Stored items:
BEGIN

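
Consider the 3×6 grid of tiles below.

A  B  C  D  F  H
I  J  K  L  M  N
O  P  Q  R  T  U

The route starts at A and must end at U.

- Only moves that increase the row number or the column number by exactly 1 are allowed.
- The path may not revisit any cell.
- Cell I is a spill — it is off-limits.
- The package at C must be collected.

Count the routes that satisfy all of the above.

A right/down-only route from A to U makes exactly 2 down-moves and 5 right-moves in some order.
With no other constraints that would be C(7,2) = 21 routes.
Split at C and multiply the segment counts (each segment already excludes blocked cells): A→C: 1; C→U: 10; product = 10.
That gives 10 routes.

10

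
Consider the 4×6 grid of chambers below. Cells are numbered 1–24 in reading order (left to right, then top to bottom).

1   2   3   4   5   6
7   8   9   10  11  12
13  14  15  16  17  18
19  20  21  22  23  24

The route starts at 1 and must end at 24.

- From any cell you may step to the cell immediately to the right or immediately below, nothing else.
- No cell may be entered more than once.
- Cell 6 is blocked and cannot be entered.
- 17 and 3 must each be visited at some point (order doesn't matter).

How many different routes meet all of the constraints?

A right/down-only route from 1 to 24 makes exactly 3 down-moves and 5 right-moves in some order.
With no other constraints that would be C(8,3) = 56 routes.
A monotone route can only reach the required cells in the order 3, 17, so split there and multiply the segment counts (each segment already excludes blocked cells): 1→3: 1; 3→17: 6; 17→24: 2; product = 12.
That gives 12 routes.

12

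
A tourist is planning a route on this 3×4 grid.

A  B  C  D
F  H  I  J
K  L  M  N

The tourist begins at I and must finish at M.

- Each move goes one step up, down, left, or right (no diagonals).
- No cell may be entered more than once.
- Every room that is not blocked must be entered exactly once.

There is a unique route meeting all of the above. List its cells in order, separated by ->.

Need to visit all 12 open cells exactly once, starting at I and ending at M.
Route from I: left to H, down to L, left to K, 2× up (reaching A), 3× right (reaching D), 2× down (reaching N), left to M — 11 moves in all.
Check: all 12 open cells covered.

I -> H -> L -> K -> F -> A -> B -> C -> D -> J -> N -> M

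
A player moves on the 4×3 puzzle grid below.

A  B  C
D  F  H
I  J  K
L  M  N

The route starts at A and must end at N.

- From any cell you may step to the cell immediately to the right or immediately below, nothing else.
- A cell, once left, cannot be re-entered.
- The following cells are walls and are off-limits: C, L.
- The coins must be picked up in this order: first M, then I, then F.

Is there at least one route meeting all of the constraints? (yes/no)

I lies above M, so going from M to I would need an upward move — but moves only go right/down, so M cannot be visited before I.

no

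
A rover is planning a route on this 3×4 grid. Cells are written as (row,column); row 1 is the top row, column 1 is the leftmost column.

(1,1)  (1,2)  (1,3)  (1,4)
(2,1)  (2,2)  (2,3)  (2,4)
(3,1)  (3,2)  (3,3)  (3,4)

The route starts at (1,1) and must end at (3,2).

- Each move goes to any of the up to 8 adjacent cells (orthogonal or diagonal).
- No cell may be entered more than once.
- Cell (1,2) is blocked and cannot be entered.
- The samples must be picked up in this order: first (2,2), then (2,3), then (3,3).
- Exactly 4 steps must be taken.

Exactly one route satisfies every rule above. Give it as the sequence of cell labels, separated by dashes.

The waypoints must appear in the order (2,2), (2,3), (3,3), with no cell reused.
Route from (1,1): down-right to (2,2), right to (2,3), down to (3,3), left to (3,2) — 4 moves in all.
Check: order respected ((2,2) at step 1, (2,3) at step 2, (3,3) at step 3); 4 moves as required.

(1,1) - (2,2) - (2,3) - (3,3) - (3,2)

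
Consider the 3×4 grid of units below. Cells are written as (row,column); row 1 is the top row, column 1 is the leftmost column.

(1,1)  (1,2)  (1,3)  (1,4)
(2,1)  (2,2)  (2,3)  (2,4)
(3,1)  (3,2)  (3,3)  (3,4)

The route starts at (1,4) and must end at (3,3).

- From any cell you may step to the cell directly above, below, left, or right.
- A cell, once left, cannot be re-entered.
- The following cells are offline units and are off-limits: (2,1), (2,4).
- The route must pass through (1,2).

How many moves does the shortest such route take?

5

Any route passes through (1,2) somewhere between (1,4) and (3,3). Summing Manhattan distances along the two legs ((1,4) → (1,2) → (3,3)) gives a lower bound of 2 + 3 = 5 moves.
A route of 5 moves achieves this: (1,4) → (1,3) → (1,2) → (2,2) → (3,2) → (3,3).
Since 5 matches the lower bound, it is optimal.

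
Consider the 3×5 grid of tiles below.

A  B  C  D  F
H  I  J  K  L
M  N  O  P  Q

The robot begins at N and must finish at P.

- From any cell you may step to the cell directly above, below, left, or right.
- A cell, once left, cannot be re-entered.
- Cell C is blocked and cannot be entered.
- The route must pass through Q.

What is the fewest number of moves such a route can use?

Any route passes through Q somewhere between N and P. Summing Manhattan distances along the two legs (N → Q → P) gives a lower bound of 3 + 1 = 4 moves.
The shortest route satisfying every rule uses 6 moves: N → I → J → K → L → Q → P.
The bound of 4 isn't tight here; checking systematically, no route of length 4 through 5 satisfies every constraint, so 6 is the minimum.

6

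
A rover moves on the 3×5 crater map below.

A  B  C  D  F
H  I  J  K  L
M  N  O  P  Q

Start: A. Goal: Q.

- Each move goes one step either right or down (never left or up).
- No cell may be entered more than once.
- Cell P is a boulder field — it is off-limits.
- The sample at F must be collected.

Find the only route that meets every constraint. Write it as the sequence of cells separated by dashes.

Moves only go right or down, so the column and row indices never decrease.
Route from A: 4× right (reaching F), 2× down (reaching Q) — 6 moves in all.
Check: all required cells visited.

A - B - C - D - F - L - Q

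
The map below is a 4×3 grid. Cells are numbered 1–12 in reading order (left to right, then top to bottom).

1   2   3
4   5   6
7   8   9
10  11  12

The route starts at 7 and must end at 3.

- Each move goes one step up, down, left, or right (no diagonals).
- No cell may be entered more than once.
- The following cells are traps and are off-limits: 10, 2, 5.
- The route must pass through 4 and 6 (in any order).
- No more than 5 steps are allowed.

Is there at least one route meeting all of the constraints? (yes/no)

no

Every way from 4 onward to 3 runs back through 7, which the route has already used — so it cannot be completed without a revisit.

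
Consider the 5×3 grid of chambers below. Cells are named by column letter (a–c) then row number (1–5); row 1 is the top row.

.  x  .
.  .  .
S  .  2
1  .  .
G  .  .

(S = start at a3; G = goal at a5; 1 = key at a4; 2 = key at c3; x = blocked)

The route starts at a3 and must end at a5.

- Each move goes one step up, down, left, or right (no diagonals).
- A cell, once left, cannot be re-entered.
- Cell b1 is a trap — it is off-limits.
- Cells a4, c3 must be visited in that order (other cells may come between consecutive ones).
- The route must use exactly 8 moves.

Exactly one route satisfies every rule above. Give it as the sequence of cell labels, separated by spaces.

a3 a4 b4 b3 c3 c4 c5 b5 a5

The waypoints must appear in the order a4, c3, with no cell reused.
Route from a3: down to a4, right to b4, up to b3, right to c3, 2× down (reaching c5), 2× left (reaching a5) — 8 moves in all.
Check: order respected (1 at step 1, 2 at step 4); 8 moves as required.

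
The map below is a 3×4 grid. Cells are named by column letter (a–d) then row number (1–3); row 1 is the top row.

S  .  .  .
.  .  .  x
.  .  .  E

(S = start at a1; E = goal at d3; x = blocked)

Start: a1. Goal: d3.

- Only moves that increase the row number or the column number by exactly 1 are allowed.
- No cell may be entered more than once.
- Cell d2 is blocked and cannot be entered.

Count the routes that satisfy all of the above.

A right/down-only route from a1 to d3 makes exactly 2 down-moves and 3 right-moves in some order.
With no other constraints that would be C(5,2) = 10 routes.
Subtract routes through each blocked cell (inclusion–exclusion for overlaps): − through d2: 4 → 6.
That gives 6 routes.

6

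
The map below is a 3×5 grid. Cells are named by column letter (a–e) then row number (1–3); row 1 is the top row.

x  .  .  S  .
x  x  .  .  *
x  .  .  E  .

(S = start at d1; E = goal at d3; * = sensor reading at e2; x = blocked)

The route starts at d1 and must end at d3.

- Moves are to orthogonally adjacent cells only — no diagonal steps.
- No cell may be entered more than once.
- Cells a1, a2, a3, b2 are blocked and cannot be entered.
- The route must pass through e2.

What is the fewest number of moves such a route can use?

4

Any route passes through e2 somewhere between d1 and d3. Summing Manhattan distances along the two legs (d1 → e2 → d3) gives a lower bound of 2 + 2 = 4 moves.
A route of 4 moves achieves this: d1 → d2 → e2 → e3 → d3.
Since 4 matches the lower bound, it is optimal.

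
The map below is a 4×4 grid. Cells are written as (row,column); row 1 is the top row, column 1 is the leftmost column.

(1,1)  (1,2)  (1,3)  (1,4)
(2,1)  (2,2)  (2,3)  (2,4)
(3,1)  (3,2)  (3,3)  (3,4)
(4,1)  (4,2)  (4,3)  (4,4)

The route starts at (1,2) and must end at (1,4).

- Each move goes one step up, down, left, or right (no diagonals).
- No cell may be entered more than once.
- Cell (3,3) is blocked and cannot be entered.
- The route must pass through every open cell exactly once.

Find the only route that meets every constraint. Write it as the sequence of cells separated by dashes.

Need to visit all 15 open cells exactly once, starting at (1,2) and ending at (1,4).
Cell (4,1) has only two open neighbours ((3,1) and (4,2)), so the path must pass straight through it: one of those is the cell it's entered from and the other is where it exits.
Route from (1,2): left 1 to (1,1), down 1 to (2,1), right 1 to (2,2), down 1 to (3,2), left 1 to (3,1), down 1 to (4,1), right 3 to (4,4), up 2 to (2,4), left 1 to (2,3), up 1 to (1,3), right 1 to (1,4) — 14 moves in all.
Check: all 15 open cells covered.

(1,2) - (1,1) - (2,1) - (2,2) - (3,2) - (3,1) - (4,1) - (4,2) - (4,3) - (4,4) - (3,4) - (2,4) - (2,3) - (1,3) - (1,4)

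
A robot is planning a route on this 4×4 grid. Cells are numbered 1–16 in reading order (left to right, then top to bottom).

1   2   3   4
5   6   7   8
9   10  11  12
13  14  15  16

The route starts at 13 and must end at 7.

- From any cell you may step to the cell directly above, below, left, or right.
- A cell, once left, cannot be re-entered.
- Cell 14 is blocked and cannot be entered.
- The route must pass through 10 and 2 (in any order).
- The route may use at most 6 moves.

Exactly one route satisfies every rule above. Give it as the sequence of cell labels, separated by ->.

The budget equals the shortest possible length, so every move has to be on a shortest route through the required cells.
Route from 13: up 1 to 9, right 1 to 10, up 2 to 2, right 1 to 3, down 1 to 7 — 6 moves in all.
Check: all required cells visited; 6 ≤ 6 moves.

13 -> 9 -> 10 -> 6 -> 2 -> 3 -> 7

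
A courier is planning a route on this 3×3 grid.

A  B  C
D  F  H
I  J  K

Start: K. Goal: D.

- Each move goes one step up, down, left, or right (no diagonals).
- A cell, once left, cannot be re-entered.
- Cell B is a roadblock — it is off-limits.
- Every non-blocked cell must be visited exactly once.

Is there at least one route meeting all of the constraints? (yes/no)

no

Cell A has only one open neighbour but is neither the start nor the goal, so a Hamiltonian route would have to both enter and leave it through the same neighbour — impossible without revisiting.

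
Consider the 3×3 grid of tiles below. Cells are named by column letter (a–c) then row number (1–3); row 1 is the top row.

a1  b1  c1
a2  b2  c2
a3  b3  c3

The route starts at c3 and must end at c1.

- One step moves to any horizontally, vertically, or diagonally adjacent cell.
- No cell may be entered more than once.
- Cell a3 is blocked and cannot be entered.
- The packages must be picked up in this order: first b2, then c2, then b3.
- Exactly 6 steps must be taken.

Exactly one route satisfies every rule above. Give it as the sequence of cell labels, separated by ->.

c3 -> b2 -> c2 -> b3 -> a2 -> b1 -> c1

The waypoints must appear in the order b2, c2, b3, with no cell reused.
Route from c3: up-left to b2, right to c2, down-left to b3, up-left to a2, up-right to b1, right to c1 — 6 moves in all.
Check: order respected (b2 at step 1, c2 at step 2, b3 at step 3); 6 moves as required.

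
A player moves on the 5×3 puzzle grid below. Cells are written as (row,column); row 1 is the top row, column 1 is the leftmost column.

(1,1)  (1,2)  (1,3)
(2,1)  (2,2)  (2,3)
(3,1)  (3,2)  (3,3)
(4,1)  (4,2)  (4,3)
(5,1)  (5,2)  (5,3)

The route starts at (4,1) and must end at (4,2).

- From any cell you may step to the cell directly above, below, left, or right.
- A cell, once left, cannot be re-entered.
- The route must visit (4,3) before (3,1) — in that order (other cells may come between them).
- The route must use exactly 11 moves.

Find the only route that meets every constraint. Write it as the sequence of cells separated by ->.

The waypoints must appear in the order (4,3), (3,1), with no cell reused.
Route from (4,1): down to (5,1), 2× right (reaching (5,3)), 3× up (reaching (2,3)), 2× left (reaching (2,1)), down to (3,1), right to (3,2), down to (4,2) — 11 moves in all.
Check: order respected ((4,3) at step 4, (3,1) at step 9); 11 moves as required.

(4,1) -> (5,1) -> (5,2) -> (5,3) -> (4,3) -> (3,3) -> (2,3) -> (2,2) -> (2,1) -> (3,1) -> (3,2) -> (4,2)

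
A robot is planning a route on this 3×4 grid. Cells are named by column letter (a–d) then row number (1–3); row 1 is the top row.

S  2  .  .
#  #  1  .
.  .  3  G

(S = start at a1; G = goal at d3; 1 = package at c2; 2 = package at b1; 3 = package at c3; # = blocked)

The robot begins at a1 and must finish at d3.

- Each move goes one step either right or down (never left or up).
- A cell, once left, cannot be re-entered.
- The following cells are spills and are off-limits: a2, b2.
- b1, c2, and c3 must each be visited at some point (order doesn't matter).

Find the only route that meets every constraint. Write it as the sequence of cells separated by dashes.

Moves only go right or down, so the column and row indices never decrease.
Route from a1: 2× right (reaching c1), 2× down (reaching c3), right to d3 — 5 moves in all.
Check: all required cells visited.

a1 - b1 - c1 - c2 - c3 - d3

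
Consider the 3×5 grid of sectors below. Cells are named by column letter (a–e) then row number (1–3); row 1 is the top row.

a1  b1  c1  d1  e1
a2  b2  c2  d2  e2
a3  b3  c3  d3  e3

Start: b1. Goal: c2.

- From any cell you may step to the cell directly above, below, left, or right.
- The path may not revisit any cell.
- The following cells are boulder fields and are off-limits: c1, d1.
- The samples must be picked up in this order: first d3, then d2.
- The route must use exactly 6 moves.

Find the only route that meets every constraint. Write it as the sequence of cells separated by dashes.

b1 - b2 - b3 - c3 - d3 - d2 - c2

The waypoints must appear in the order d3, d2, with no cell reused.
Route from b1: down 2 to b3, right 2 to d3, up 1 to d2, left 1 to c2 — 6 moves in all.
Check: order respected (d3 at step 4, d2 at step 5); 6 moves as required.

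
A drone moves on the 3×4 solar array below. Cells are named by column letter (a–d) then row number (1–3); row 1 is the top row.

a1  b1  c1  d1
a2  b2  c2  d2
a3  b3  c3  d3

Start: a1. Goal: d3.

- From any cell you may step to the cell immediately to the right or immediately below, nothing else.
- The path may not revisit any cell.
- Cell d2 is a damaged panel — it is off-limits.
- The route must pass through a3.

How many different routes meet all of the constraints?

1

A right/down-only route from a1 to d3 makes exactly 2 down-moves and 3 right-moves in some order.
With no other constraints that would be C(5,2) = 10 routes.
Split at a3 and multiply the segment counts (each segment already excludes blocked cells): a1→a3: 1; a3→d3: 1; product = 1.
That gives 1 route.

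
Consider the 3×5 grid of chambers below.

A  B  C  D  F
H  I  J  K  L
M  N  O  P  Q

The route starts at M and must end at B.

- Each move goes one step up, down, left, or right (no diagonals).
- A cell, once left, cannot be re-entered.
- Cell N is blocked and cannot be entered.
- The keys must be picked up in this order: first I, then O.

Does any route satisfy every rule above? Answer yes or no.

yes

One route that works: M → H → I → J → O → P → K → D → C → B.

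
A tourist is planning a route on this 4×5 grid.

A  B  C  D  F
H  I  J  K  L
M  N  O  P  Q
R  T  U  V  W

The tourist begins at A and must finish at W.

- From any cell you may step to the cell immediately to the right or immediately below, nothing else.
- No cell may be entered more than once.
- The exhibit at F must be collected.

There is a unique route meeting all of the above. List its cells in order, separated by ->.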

END

• **Task goal**
Beginning with the first line above, could you copy every line exactly, up to and including the one with "- Cell I is a spill — it is off-limits."?

• **Reply to the task**
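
Consider the 3×6 grid of tiles below.

A  B  C  D  F  H
I  J  K  L  M  N
O  P  Q  R  T  U

The route starts at A and must end at U.

- Only moves that increase the row number or the column number by exactly 1 are allowed.
- The path may not revisit any cell.
- Cell I is a spill — it is off-limits.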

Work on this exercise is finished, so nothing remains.